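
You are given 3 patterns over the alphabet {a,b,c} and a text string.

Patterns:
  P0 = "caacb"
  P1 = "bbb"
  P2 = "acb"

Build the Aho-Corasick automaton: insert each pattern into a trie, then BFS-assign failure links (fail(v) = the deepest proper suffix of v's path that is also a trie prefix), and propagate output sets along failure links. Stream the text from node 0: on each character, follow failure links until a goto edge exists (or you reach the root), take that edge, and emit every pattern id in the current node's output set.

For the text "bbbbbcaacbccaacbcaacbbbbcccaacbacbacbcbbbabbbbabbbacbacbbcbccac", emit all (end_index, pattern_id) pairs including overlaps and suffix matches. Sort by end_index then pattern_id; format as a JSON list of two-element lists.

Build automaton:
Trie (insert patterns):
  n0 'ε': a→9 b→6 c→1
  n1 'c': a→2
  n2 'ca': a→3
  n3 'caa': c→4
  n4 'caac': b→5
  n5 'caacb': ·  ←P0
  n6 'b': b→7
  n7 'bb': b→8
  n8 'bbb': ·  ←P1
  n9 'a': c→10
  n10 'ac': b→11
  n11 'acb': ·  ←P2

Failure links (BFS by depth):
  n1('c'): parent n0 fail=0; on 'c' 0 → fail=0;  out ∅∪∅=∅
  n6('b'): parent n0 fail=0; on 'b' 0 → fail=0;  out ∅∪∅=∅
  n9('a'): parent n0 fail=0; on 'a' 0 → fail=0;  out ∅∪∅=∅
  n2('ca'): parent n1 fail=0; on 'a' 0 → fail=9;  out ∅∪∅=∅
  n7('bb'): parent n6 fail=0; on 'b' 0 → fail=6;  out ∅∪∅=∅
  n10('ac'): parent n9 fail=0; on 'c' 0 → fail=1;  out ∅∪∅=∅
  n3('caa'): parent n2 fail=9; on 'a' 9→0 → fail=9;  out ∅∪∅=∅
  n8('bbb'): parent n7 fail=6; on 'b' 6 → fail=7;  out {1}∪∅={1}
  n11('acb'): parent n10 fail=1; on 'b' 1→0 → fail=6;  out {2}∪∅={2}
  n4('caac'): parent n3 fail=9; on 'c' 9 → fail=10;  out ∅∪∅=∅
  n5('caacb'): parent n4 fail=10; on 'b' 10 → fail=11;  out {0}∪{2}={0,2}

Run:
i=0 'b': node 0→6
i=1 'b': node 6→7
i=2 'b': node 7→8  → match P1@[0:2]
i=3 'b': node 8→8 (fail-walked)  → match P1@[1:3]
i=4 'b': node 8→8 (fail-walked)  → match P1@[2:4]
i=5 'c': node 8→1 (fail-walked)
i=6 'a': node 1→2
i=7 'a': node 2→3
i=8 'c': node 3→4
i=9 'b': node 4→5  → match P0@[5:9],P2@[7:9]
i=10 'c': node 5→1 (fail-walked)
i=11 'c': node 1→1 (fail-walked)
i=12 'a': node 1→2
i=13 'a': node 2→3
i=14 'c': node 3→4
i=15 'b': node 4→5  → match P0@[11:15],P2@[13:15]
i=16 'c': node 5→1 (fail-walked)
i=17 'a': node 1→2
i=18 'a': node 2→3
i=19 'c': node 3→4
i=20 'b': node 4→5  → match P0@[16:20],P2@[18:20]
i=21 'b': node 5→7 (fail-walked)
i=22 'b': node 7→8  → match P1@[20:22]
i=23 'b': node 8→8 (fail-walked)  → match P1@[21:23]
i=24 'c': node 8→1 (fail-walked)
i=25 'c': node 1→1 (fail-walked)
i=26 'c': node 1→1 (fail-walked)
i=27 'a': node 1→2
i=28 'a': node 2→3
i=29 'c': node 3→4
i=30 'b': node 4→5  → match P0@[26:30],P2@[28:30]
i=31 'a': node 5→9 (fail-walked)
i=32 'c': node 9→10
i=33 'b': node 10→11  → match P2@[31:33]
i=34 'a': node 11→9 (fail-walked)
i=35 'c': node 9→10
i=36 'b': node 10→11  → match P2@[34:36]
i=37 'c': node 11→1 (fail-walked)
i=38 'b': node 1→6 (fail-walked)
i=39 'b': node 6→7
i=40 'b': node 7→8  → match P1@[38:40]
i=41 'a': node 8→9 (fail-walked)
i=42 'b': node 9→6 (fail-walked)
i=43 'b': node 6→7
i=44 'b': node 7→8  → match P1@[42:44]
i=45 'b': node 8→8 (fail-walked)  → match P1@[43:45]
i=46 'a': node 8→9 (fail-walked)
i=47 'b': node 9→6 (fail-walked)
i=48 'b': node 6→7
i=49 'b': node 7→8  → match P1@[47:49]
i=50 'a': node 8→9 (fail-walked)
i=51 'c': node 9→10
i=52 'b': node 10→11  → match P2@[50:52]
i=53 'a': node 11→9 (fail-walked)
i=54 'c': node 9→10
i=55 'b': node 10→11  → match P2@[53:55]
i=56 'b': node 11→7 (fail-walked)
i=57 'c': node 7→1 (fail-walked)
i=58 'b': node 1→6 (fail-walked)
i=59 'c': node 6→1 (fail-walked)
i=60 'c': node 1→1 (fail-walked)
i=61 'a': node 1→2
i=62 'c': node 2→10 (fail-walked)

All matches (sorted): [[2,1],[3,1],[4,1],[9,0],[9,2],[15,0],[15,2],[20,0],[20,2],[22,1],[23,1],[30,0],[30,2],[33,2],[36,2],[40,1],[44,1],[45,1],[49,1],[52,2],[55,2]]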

▶ _To do_:
All lines above are to be transcribed exactly.

▶ _Answer below_:
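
You are given 3 patterns over the alphabet {a,b,c} and a text string.

Patterns:
  P0 = "caacb"
  P1 = "bbb"
  P2 = "acb"

Build the Aho-Corasick automaton: insert each pattern into a trie, then BFS-assign failure links (fail(v) = the deepest proper suffix of v's path that is also a trie prefix), and propagate output sets along failure links. Stream the text from node 0: on each character, follow failure links until a goto edge exists (or you reach the root), take that edge, and emit every pattern id in the current node's output set.

For the text "bbbbbcaacbccaacbcaacbbbbcccaacbacbacbcbbbabbbbabbbacbacbbcbccac", emit all (end_index, pattern_id) pairs including overlaps and suffix matches. Sort by end_index then pattern_id; format as a JSON list of two-element lists.

Build automaton:
Trie (insert patterns):
  n0 'ε': a→9 b→6 c→1
  n1 'c': a→2
  n2 'ca': a→3
  n3 'caa': c→4
  n4 'caac': b→5
  n5 'caacb': ·  ←P0
  n6 'b': b→7
  n7 'bb': b→8
  n8 'bbb': ·  ←P1
  n9 'a': c→10
  n10 'ac': b→11
  n11 'acb': ·  ←P2

Failure links (BFS by depth):
  n1('c'): parent n0 fail=0; on 'c' 0 → fail=0;  out ∅∪∅=∅
  n6('b'): parent n0 fail=0; on 'b' 0 → fail=0;  out ∅∪∅=∅
  n9('a'): parent n0 fail=0; on 'a' 0 → fail=0;  out ∅∪∅=∅
  n2('ca'): parent n1 fail=0; on 'a' 0 → fail=9;  out ∅∪∅=∅
  n7('bb'): parent n6 fail=0; on 'b' 0 → fail=6;  out ∅∪∅=∅
  n10('ac'): parent n9 fail=0; on 'c' 0 → fail=1;  out ∅∪∅=∅
  n3('caa'): parent n2 fail=9; on 'a' 9→0 → fail=9;  out ∅∪∅=∅
  n8('bbb'): parent n7 fail=6; on 'b' 6 → fail=7;  out {1}∪∅={1}
  n11('acb'): parent n10 fail=1; on 'b' 1→0 → fail=6;  out {2}∪∅={2}
  n4('caac'): parent n3 fail=9; on 'c' 9 → fail=10;  out ∅∪∅=∅
  n5('caacb'): parent n4 fail=10; on 'b' 10 → fail=11;  out {0}∪{2}={0,2}

Run:
i=0 'b': node 0→6
i=1 'b': node 6→7
i=2 'b': node 7→8  → match P1@[0:2]
i=3 'b': node 8→8 (fail-walked)  → match P1@[1:3]
i=4 'b': node 8→8 (fail-walked)  → match P1@[2:4]
i=5 'c': node 8→1 (fail-walked)
i=6 'a': node 1→2
i=7 'a': node 2→3
i=8 'c': node 3→4
i=9 'b': node 4→5  → match P0@[5:9],P2@[7:9]
i=10 'c': node 5→1 (fail-walked)
i=11 'c': node 1→1 (fail-walked)
i=12 'a': node 1→2
i=13 'a': node 2→3
i=14 'c': node 3→4
i=15 'b': node 4→5  → match P0@[11:15],P2@[13:15]
i=16 'c': node 5→1 (fail-walked)
i=17 'a': node 1→2
i=18 'a': node 2→3
i=19 'c': node 3→4
i=20 'b': node 4→5  → match P0@[16:20],P2@[18:20]
i=21 'b': node 5→7 (fail-walked)
i=22 'b': node 7→8  → match P1@[20:22]
i=23 'b': node 8→8 (fail-walked)  → match P1@[21:23]
i=24 'c': node 8→1 (fail-walked)
i=25 'c': node 1→1 (fail-walked)
i=26 'c': node 1→1 (fail-walked)
i=27 'a': node 1→2
i=28 'a': node 2→3
i=29 'c': node 3→4
i=30 'b': node 4→5  → match P0@[26:30],P2@[28:30]
i=31 'a': node 5→9 (fail-walked)
i=32 'c': node 9→10
i=33 'b': node 10→11  → match P2@[31:33]
i=34 'a': node 11→9 (fail-walked)
i=35 'c': node 9→10
i=36 'b': node 10→11  → match P2@[34:36]
i=37 'c': node 11→1 (fail-walked)
i=38 'b': node 1→6 (fail-walked)
i=39 'b': node 6→7
i=40 'b': node 7→8  → match P1@[38:40]
i=41 'a': node 8→9 (fail-walked)
i=42 'b': node 9→6 (fail-walked)
i=43 'b': node 6→7
i=44 'b': node 7→8  → match P1@[42:44]
i=45 'b': node 8→8 (fail-walked)  → match P1@[43:45]
i=46 'a': node 8→9 (fail-walked)
i=47 'b': node 9→6 (fail-walked)
i=48 'b': node 6→7
i=49 'b': node 7→8  → match P1@[47:49]
i=50 'a': node 8→9 (fail-walked)
i=51 'c': node 9→10
i=52 'b': node 10→11  → match P2@[50:52]
i=53 'a': node 11→9 (fail-walked)
i=54 'c': node 9→10
i=55 'b': node 10→11  → match P2@[53:55]
i=56 'b': node 11→7 (fail-walked)
i=57 'c': node 7→1 (fail-walked)
i=58 'b': node 1→6 (fail-walked)
i=59 'c': node 6→1 (fail-walked)
i=60 'c': node 1→1 (fail-walked)
i=61 'a': node 1→2
i=62 'c': node 2→10 (fail-walked)

All matches (sorted): [[2,1],[3,1],[4,1],[9,0],[9,2],[15,0],[15,2],[20,0],[20,2],[22,1],[23,1],[30,0],[30,2],[33,2],[36,2],[40,1],[44,1],[45,1],[49,1],[52,2],[55,2]]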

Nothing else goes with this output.